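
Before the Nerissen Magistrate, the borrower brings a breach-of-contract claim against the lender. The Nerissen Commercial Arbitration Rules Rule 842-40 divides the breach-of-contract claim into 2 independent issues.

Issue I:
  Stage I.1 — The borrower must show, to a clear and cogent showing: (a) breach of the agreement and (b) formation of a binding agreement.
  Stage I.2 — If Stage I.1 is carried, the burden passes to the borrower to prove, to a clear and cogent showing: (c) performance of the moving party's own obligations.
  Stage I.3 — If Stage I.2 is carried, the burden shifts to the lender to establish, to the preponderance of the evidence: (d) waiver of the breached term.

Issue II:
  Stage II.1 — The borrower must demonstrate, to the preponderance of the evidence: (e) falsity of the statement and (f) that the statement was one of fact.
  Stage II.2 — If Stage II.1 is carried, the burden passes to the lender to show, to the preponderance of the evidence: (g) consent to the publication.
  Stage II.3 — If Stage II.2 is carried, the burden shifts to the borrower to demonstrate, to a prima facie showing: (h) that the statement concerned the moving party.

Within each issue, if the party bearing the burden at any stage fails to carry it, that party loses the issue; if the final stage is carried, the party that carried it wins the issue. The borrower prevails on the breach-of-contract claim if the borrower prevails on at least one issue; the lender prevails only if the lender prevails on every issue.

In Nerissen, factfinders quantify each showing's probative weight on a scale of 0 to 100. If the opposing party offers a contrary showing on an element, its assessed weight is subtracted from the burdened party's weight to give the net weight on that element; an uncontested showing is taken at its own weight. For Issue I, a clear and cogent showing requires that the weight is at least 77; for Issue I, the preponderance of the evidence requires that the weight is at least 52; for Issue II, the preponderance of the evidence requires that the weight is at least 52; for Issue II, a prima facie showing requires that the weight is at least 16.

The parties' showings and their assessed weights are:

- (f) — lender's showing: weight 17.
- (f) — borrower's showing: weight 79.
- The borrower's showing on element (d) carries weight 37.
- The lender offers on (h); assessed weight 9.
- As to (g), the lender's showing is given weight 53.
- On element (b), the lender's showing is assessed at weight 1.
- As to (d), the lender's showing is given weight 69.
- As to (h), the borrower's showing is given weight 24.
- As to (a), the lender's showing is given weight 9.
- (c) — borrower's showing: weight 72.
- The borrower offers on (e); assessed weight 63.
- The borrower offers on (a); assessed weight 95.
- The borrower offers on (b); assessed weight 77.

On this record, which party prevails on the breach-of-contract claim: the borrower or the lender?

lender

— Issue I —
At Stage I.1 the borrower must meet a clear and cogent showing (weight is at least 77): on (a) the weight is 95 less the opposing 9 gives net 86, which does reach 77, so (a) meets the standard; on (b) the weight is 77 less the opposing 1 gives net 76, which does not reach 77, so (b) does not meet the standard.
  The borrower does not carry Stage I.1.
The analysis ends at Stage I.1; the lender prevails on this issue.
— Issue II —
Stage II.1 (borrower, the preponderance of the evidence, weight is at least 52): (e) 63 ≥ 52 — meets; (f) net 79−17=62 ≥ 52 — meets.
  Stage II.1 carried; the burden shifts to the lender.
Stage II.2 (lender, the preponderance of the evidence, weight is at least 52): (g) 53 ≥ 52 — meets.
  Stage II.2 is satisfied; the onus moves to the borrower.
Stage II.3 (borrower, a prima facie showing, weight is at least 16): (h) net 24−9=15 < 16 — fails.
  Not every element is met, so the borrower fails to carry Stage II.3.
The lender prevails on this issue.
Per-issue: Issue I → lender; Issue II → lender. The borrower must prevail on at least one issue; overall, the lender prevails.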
..........
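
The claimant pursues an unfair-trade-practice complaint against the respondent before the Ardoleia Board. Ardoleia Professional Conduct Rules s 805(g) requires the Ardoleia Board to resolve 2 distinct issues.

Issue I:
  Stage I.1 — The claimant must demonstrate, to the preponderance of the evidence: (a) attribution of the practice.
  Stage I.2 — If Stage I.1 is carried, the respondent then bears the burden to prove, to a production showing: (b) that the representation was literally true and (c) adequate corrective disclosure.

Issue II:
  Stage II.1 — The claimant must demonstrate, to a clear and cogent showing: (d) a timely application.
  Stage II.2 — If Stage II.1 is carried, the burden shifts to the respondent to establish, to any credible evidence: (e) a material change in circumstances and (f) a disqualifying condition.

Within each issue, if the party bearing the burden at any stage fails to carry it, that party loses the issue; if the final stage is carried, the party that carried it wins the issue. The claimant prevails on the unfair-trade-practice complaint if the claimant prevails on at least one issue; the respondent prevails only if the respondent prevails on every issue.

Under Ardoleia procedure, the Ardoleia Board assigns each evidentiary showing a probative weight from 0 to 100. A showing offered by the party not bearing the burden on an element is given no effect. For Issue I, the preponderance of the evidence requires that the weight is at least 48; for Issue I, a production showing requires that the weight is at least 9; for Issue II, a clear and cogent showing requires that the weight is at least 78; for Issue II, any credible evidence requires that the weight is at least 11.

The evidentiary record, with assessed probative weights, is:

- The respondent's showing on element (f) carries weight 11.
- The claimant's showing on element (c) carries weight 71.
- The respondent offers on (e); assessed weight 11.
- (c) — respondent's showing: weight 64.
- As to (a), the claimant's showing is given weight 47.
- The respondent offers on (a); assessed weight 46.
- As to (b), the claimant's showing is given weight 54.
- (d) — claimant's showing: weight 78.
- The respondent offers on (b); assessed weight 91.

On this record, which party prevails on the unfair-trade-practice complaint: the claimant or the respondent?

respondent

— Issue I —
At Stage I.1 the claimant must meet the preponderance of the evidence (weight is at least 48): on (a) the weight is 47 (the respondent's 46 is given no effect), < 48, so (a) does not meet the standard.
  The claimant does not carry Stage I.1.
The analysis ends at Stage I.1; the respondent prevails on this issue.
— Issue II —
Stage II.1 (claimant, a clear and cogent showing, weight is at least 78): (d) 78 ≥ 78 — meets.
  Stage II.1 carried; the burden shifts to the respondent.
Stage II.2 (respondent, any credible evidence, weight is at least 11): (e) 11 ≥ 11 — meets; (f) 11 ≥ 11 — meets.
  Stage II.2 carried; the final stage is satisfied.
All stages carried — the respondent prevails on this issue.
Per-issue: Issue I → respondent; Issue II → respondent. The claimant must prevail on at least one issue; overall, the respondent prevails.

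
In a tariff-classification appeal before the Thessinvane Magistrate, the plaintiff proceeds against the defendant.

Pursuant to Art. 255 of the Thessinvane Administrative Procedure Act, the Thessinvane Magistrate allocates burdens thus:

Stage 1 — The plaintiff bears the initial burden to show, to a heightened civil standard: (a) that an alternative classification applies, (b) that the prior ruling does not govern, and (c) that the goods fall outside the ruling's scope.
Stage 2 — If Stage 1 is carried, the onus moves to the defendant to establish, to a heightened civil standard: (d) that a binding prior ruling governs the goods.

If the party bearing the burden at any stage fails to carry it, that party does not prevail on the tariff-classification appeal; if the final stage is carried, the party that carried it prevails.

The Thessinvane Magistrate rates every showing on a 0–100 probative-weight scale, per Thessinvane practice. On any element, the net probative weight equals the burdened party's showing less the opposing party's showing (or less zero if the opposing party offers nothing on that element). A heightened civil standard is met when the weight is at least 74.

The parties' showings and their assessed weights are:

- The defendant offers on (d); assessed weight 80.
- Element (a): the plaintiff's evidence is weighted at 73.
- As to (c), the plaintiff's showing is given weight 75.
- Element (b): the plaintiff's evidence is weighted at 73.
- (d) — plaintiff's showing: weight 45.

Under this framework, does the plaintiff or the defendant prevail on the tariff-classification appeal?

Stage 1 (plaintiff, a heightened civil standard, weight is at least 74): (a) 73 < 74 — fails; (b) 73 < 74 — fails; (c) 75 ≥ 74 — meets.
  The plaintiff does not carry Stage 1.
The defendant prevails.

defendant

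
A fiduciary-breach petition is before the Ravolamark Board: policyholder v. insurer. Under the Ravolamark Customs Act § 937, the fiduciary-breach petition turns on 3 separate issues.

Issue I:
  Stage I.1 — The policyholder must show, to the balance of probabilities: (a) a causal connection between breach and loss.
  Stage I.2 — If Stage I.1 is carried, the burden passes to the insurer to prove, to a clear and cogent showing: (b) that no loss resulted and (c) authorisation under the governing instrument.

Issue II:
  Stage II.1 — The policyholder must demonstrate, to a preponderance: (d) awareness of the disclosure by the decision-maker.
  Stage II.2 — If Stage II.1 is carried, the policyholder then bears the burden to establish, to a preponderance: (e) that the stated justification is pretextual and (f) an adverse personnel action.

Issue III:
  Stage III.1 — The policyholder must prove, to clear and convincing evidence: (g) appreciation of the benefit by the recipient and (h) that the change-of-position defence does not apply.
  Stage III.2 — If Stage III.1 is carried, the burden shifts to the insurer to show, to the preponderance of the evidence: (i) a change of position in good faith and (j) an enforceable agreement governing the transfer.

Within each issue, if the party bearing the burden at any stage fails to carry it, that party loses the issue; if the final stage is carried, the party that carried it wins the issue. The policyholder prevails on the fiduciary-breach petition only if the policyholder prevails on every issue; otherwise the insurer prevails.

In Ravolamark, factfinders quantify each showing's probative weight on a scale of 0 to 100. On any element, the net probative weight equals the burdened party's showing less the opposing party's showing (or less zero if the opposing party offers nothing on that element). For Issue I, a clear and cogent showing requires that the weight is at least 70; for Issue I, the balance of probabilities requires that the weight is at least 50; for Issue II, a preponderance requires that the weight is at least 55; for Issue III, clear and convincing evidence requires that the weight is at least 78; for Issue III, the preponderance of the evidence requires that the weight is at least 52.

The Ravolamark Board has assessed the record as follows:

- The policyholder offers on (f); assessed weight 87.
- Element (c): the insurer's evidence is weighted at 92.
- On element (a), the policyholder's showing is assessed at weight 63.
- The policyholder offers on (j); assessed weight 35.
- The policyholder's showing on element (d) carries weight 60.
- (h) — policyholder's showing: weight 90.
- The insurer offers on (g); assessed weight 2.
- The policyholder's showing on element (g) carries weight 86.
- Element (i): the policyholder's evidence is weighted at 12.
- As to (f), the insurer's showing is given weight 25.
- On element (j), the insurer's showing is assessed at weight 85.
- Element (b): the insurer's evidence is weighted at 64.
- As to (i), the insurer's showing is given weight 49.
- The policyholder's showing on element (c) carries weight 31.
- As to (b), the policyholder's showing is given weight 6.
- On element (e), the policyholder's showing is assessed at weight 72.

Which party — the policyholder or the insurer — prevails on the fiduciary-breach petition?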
..........
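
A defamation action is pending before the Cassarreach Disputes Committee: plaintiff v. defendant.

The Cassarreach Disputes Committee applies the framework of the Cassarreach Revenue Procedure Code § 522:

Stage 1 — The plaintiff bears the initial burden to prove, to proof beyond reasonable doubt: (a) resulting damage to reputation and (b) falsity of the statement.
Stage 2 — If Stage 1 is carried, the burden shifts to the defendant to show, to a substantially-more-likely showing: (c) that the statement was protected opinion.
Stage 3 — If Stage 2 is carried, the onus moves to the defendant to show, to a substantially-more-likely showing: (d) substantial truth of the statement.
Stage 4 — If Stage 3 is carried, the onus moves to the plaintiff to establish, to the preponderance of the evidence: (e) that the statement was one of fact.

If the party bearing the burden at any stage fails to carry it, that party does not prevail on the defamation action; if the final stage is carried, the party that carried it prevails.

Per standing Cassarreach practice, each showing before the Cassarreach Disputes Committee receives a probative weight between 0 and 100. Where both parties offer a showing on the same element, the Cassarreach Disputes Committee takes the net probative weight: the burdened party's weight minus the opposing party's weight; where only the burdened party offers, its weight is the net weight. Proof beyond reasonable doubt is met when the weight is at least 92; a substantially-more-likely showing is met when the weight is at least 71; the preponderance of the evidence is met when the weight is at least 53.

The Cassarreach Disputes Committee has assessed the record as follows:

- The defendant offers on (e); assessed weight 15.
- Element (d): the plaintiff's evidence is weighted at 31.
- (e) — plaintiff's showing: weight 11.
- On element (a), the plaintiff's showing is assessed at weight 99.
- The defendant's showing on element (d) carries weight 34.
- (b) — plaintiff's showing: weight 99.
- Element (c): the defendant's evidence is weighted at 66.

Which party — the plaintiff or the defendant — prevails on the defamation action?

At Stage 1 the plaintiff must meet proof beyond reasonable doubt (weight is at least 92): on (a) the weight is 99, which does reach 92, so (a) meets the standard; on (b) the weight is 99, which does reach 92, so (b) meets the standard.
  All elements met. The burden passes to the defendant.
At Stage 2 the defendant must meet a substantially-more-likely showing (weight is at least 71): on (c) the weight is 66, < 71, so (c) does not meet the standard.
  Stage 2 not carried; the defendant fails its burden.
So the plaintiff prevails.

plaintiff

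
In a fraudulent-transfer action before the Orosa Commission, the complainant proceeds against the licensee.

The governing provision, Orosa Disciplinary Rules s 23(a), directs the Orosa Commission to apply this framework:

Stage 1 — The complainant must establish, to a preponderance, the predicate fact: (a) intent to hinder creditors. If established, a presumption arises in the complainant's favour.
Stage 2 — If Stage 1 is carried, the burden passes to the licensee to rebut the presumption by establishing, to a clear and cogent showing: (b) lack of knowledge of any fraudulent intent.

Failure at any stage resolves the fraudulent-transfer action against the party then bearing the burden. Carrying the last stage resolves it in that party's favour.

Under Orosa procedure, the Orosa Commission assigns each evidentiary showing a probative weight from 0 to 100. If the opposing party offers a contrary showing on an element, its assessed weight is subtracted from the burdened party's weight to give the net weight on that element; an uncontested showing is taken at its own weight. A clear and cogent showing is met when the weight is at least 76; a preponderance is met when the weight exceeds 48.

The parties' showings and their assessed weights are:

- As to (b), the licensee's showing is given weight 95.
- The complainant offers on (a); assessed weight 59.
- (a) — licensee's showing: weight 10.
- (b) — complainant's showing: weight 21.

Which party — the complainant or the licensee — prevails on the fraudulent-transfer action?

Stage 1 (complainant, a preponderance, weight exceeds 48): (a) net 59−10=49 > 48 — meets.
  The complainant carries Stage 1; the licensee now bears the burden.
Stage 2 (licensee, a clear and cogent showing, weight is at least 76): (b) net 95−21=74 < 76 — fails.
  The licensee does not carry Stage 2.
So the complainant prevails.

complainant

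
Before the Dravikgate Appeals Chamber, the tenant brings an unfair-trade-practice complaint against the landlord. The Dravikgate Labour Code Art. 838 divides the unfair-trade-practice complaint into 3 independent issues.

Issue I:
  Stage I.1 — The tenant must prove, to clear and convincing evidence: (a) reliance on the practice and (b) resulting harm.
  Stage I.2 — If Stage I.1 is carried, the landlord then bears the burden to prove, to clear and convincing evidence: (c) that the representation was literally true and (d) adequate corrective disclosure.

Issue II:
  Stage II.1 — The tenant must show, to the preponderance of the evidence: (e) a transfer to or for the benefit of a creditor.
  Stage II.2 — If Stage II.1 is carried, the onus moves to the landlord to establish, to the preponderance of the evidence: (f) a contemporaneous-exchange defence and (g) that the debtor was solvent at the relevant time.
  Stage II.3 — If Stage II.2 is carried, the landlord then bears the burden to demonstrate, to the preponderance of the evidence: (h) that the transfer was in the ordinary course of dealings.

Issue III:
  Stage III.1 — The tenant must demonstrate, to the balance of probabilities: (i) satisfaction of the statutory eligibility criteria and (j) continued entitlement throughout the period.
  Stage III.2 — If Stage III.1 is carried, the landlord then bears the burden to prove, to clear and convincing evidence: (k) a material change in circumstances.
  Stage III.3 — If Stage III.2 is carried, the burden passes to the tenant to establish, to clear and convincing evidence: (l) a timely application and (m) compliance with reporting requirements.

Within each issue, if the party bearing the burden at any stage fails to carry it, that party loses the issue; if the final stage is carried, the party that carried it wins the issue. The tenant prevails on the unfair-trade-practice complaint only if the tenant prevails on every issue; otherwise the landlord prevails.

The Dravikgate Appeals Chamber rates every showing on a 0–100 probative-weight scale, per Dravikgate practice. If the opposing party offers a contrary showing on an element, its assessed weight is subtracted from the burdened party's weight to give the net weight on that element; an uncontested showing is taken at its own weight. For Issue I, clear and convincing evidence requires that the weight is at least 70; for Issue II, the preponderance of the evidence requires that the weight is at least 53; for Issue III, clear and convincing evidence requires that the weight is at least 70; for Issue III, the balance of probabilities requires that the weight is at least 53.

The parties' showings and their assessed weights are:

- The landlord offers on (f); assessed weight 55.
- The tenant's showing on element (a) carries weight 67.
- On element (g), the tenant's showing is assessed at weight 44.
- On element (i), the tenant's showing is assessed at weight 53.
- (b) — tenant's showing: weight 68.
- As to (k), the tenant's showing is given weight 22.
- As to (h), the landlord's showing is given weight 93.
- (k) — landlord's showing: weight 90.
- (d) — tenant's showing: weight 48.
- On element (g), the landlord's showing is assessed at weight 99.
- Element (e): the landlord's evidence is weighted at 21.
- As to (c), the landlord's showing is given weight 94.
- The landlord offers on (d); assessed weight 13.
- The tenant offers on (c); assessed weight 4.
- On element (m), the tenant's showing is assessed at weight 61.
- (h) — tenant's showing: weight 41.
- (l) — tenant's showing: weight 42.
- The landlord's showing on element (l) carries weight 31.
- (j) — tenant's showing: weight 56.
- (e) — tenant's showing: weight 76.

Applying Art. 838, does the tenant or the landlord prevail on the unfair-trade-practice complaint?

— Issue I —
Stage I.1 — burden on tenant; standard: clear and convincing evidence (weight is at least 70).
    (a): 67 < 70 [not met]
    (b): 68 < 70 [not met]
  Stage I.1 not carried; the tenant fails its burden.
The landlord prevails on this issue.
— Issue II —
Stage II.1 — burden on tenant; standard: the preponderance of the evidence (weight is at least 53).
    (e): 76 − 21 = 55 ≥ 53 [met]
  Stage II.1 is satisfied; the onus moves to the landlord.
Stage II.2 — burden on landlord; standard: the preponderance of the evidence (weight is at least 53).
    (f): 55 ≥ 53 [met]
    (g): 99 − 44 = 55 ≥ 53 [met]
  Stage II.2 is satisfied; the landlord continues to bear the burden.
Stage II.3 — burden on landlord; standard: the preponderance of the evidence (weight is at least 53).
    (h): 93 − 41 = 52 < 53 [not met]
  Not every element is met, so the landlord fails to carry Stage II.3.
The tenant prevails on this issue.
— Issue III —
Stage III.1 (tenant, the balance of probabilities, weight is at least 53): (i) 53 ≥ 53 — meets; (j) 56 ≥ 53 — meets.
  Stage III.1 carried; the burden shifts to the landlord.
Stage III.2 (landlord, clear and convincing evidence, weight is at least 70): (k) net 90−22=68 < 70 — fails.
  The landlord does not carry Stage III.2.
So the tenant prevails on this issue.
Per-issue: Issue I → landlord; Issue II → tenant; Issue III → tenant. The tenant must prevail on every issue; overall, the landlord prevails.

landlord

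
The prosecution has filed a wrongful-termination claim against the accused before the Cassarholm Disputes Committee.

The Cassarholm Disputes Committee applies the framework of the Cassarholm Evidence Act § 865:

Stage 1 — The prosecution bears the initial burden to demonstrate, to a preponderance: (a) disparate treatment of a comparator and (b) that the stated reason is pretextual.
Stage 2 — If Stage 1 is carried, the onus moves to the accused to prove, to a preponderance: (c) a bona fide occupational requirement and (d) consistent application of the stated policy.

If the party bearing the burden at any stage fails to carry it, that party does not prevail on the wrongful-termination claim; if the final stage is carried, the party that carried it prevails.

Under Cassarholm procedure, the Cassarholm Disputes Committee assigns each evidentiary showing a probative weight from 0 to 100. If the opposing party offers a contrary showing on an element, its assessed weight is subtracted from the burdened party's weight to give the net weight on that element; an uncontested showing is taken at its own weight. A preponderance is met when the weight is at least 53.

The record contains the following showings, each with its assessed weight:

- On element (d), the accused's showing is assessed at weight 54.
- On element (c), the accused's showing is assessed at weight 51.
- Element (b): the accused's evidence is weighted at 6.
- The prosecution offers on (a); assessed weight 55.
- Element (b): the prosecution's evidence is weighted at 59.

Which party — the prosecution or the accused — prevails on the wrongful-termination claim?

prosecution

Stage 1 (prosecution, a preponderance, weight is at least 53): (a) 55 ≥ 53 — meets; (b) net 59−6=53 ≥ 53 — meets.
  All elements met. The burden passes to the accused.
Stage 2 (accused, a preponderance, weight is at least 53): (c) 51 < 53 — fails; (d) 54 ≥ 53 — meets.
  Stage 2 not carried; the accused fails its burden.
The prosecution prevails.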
..........
__WORK REQUIRED__
Return every line from the entries that holds the string "falsity".

__THE COMPLETED TASK__
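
  Stage II.1 — The borrower must demonstrate, to the preponderance of the evidence: (e) falsity of the statement and (f) that the statement was one of fact.
Stage 1 — The plaintiff bears the initial burden to prove, to proof beyond reasonable doubt: (a) resulting damage to reputation and (b) falsity of the statement.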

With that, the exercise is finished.